Could you reproduce, exactly and alone, the lines running from the one with "For a plant" to the end of the data below?

Dataset entries
===============

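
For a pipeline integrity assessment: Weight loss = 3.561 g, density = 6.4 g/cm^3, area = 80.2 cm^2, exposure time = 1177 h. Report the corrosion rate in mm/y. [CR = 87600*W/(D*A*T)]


Apply the mm/y weight-loss relation: CR = 87600 * W / (D * A * T)
Numerator: 87600 * 3.561 = 311943.6
Denominator: 6.4 * 80.2 * 1177 = 604130.56
CR = 311943.6 / 604130.56 = 0.51635 mm/y

0.51635 mm/y


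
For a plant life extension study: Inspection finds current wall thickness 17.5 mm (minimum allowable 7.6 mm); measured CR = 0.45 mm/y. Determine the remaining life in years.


Apply the remaining-life relation: RL = (t_current − t_min) / CR
RL = (17.5 − 7.6) / 0.45 = 9.9 / 0.45 = 22.0 years

22.0 years


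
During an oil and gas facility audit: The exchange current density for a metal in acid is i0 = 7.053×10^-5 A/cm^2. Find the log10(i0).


i0 = 7.053×10^-5 A/cm^2
log10(i0) = -4.152

-4.152


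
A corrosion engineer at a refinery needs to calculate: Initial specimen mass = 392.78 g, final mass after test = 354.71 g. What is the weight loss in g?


Weight loss = initial − final
WL = 392.78 − 354.71 = 38.07 g

38.07 g


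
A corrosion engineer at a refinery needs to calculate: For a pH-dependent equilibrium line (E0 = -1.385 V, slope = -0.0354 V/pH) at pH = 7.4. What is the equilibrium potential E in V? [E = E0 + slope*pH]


Apply the Pourbaix line equation: E = E0 + slope*pH
E = -1.385 + (-0.0354)*7.4 = -1.385 + (-0.26196) = -1.64696 V
Rounded to 4 decimal places: E = -1.6470 V

-1.6470 V


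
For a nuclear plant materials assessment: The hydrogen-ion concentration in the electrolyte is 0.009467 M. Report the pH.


pH = −log10[H+]
pH = −log10(0.009467) = 2.02

2.02


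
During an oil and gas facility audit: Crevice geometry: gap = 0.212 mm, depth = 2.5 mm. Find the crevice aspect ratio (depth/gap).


Aspect ratio = depth / gap
Ratio = 2.5 / 0.212 = 11.8

11.8


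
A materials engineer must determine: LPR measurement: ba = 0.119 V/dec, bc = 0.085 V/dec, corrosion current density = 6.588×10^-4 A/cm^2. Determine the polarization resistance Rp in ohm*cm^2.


Apply the Stern-Geary equation: Rp = ba*bc / (2.303*icorr*(ba+bc))
ba*bc = 0.119*0.085 = 0.010115
ba+bc = 0.204; 2.303*icorr*(ba+bc) = 2.303*6.588×10^-4*0.204 = 3.0951215×10^-4
Rp = 0.010115 / 3.0951215×10^-4 = 32.68 ohm*cm^2

32.68 ohm*cm^2


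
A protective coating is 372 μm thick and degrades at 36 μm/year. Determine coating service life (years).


Service life = thickness / degradation rate
Life = 372 / 36 = 10.3 years

10.3 years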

===============

OUTPUT |
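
For a plant life extension study: Inspection finds current wall thickness 17.5 mm (minimum allowable 7.6 mm); measured CR = 0.45 mm/y. Determine the remaining life in years.


Apply the remaining-life relation: RL = (t_current − t_min) / CR
RL = (17.5 − 7.6) / 0.45 = 9.9 / 0.45 = 22.0 years

22.0 years


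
During an oil and gas facility audit: The exchange current density for a metal in acid is i0 = 7.053×10^-5 A/cm^2. Find the log10(i0).


i0 = 7.053×10^-5 A/cm^2
log10(i0) = -4.152

-4.152


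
A corrosion engineer at a refinery needs to calculate: Initial specimen mass = 392.78 g, final mass after test = 354.71 g. What is the weight loss in g?


Weight loss = initial − final
WL = 392.78 − 354.71 = 38.07 g

38.07 g


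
A corrosion engineer at a refinery needs to calculate: For a pH-dependent equilibrium line (E0 = -1.385 V, slope = -0.0354 V/pH) at pH = 7.4. What is the equilibrium potential E in V? [E = E0 + slope*pH]


Apply the Pourbaix line equation: E = E0 + slope*pH
E = -1.385 + (-0.0354)*7.4 = -1.385 + (-0.26196) = -1.64696 V
Rounded to 4 decimal places: E = -1.6470 V

-1.6470 V


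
For a nuclear plant materials assessment: The hydrogen-ion concentration in the electrolyte is 0.009467 M. Report the pH.


pH = −log10[H+]
pH = −log10(0.009467) = 2.02

2.02


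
During an oil and gas facility audit: Crevice geometry: gap = 0.212 mm, depth = 2.5 mm. Find the crevice aspect ratio (depth/gap).


Aspect ratio = depth / gap
Ratio = 2.5 / 0.212 = 11.8

11.8


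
A materials engineer must determine: LPR measurement: ba = 0.119 V/dec, bc = 0.085 V/dec, corrosion current density = 6.588×10^-4 A/cm^2. Determine the polarization resistance Rp in ohm*cm^2.


Apply the Stern-Geary equation: Rp = ba*bc / (2.303*icorr*(ba+bc))
ba*bc = 0.119*0.085 = 0.010115
ba+bc = 0.204; 2.303*icorr*(ba+bc) = 2.303*6.588×10^-4*0.204 = 3.0951215×10^-4
Rp = 0.010115 / 3.0951215×10^-4 = 32.68 ohm*cm^2

32.68 ohm*cm^2


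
A protective coating is 372 μm thick and degrades at 36 μm/year. Determine coating service life (years).


Service life = thickness / degradation rate
Life = 372 / 36 = 10.3 years

10.3 years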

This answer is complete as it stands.